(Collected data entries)
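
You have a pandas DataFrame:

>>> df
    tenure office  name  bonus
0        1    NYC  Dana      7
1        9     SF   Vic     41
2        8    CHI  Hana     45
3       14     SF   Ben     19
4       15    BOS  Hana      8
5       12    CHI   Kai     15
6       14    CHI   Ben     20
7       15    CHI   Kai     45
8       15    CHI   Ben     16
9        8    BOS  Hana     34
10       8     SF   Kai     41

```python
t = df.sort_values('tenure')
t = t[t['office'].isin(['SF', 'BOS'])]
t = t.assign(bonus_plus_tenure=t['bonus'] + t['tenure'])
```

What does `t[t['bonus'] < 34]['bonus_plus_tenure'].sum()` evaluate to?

56

sort by tenure:
    tenure office  name  bonus
0        1    NYC  Dana      7
2        8    CHI  Hana     45
9        8    BOS  Hana     34
10       8     SF   Kai     41
1        9     SF   Vic     41
5       12    CHI   Kai     15
3       14     SF   Ben     19
6       14    CHI   Ben     20
4       15    BOS  Hana      8
7       15    CHI   Kai     45
8       15    CHI   Ben     16
filter rows where office in ['SF', 'BOS']:
    tenure office  name  bonus
9        8    BOS  Hana     34
10       8     SF   Kai     41
1        9     SF   Vic     41
3       14     SF   Ben     19
4       15    BOS  Hana      8
add column bonus_plus_tenure = t['bonus'] + t['tenure']:
    tenure office  name  bonus  bonus_plus_tenure
9        8    BOS  Hana     34                 42
10       8     SF   Kai     41                 49
1        9     SF   Vic     41                 50
3       14     SF   Ben     19                 33
4       15    BOS  Hana      8                 23
filter rows where bonus < 34:
   tenure office  name  bonus  bonus_plus_tenure
3      14     SF   Ben     19                 33
4      15    BOS  Hana      8                 23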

◆ **EXERCISE GOAL**
Exactly reproduce every line found in the records.

◆ **TASK OUTPUT**
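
You have a pandas DataFrame:

>>> df
    tenure office  name  bonus
0        1    NYC  Dana      7
1        9     SF   Vic     41
2        8    CHI  Hana     45
3       14     SF   Ben     19
4       15    BOS  Hana      8
5       12    CHI   Kai     15
6       14    CHI   Ben     20
7       15    CHI   Kai     45
8       15    CHI   Ben     16
9        8    BOS  Hana     34
10       8     SF   Kai     41

```python
t = df.sort_values('tenure')
t = t[t['office'].isin(['SF', 'BOS'])]
t = t.assign(bonus_plus_tenure=t['bonus'] + t['tenure'])
```

What does `t[t['bonus'] < 34]['bonus_plus_tenure'].sum()` evaluate to?

56

sort by tenure:
    tenure office  name  bonus
0        1    NYC  Dana      7
2        8    CHI  Hana     45
9        8    BOS  Hana     34
10       8     SF   Kai     41
1        9     SF   Vic     41
5       12    CHI   Kai     15
3       14     SF   Ben     19
6       14    CHI   Ben     20
4       15    BOS  Hana      8
7       15    CHI   Kai     45
8       15    CHI   Ben     16
filter rows where office in ['SF', 'BOS']:
    tenure office  name  bonus
9        8    BOS  Hana     34
10       8     SF   Kai     41
1        9     SF   Vic     41
3       14     SF   Ben     19
4       15    BOS  Hana      8
add column bonus_plus_tenure = t['bonus'] + t['tenure']:
    tenure office  name  bonus  bonus_plus_tenure
9        8    BOS  Hana     34                 42
10       8     SF   Kai     41                 49
1        9     SF   Vic     41                 50
3       14     SF   Ben     19                 33
4       15    BOS  Hana      8                 23
filter rows where bonus < 34:
   tenure office  name  bonus  bonus_plus_tenure
3      14     SF   Ben     19                 33
4      15    BOS  Hana      8                 23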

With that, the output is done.